**INSTRUCTIONS TO FOLLOW**
From the first line to the last, reproduce the data exactly.

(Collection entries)
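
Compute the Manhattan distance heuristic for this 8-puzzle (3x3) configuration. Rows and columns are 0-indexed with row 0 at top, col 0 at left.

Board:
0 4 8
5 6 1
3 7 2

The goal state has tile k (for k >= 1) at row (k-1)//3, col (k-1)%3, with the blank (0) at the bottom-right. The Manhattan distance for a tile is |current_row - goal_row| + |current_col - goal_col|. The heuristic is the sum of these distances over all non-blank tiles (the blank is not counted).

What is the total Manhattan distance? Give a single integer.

Tile 4: at (0,1), goal (1,0), distance |0-1|+|1-0| = 2
Tile 8: at (0,2), goal (2,1), distance |0-2|+|2-1| = 3
Tile 5: at (1,0), goal (1,1), distance |1-1|+|0-1| = 1
Tile 6: at (1,1), goal (1,2), distance |1-1|+|1-2| = 1
Tile 1: at (1,2), goal (0,0), distance |1-0|+|2-0| = 3
Tile 3: at (2,0), goal (0,2), distance |2-0|+|0-2| = 4
Tile 7: at (2,1), goal (2,0), distance |2-2|+|1-0| = 1
Tile 2: at (2,2), goal (0,1), distance |2-0|+|2-1| = 3
Sum: 2 + 3 + 1 + 1 + 3 + 4 + 1 + 3 = 18

Answer: 18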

**SOLUTION TO THIS EXERCISE**
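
Compute the Manhattan distance heuristic for this 8-puzzle (3x3) configuration. Rows and columns are 0-indexed with row 0 at top, col 0 at left.

Board:
0 4 8
5 6 1
3 7 2

The goal state has tile k (for k >= 1) at row (k-1)//3, col (k-1)%3, with the blank (0) at the bottom-right. The Manhattan distance for a tile is |current_row - goal_row| + |current_col - goal_col|. The heuristic is the sum of these distances over all non-blank tiles (the blank is not counted).

What is the total Manhattan distance? Give a single integer.

Tile 4: at (0,1), goal (1,0), distance |0-1|+|1-0| = 2
Tile 8: at (0,2), goal (2,1), distance |0-2|+|2-1| = 3
Tile 5: at (1,0), goal (1,1), distance |1-1|+|0-1| = 1
Tile 6: at (1,1), goal (1,2), distance |1-1|+|1-2| = 1
Tile 1: at (1,2), goal (0,0), distance |1-0|+|2-0| = 3
Tile 3: at (2,0), goal (0,2), distance |2-0|+|0-2| = 4
Tile 7: at (2,1), goal (2,0), distance |2-2|+|1-0| = 1
Tile 2: at (2,2), goal (0,1), distance |2-0|+|2-1| = 3
Sum: 2 + 3 + 1 + 1 + 3 + 4 + 1 + 3 = 18

Answer: 18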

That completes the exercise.